Dataset records:
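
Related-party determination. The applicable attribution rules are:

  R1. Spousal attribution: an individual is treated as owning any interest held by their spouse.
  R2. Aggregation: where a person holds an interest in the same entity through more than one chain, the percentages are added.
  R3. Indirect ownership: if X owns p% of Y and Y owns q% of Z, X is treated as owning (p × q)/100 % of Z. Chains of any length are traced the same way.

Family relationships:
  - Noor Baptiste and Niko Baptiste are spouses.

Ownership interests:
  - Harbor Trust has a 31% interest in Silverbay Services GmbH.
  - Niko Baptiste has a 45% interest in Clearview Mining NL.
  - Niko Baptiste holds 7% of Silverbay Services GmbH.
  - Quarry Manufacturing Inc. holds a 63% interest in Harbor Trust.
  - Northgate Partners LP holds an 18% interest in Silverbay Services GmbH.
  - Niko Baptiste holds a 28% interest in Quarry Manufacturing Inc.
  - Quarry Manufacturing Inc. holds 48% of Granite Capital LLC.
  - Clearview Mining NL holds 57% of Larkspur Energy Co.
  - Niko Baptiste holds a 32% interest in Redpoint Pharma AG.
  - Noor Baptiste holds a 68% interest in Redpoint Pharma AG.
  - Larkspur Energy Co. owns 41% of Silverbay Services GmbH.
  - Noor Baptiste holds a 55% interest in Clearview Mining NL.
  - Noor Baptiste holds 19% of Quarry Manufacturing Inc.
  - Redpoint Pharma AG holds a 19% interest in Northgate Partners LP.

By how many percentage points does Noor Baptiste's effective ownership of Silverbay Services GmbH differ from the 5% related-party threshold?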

Your task: Starting at the line that contains "- Quarry Manufacturing Inc. holds 48%", return every line through the last one above, exactly as written.

Completed exercise:
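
  - Quarry Manufacturing Inc. holds 48% of Granite Capital LLC.
  - Clearview Mining NL holds 57% of Larkspur Energy Co.
  - Niko Baptiste holds a 32% interest in Redpoint Pharma AG.
  - Noor Baptiste holds a 68% interest in Redpoint Pharma AG.
  - Larkspur Energy Co. owns 41% of Silverbay Services GmbH.
  - Noor Baptiste holds a 55% interest in Clearview Mining NL.
  - Noor Baptiste holds 19% of Quarry Manufacturing Inc.
  - Redpoint Pharma AG holds a 19% interest in Northgate Partners LP.

By how many percentage points does Noor Baptiste's effective ownership of Silverbay Services GmbH differ from the 5% related-party threshold?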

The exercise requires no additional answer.